------ Supplied material

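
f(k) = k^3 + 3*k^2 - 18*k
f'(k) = 3*k^2 + 6*k - 18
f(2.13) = -15.07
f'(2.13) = 8.39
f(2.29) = -13.48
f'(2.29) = 11.47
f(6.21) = 243.40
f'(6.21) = 134.95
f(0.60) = -9.50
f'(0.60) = -13.32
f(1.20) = -15.55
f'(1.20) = -6.48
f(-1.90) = 38.17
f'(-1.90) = -18.57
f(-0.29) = 5.45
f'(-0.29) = -19.49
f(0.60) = -9.50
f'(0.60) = -13.32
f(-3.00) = 54.00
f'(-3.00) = -9.00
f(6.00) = 216.00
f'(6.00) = 126.00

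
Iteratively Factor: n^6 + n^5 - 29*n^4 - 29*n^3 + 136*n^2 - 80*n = (n)*(n^5 + n^4 - 29*n^3 - 29*n^2 + 136*n - 80) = n*(n + 4)*(n^4 - 3*n^3 - 17*n^2 + 39*n - 20) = n*(n - 5)*(n + 4)*(n^3 + 2*n^2 - 7*n + 4) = n*(n - 5)*(n - 1)*(n + 4)*(n^2 + 3*n - 4) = n*(n - 5)*(n - 1)*(n + 4)^2*(n - 1)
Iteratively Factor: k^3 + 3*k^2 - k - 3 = (k - 1)*(k^2 + 4*k + 3) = (k - 1)*(k + 1)*(k + 3)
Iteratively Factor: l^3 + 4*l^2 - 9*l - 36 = (l + 3)*(l^2 + l - 12) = (l + 3)*(l + 4)*(l - 3)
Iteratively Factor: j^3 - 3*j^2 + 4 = (j - 2)*(j^2 - j - 2) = (j - 2)^2*(j + 1)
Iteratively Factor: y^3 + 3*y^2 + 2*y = (y + 2)*(y^2 + y) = (y + 1)*(y + 2)*(y)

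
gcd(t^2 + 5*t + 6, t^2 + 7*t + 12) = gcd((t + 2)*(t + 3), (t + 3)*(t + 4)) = t + 3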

------------

Repeat only the lines above, from the first line of the entries through the line that contains "f(-3.00) = 54.00", including both ends.

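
f(k) = k^3 + 3*k^2 - 18*k
f'(k) = 3*k^2 + 6*k - 18
f(2.13) = -15.07
f'(2.13) = 8.39
f(2.29) = -13.48
f'(2.29) = 11.47
f(6.21) = 243.40
f'(6.21) = 134.95
f(0.60) = -9.50
f'(0.60) = -13.32
f(1.20) = -15.55
f'(1.20) = -6.48
f(-1.90) = 38.17
f'(-1.90) = -18.57
f(-0.29) = 5.45
f'(-0.29) = -19.49
f(0.60) = -9.50
f'(0.60) = -13.32
f(-3.00) = 54.00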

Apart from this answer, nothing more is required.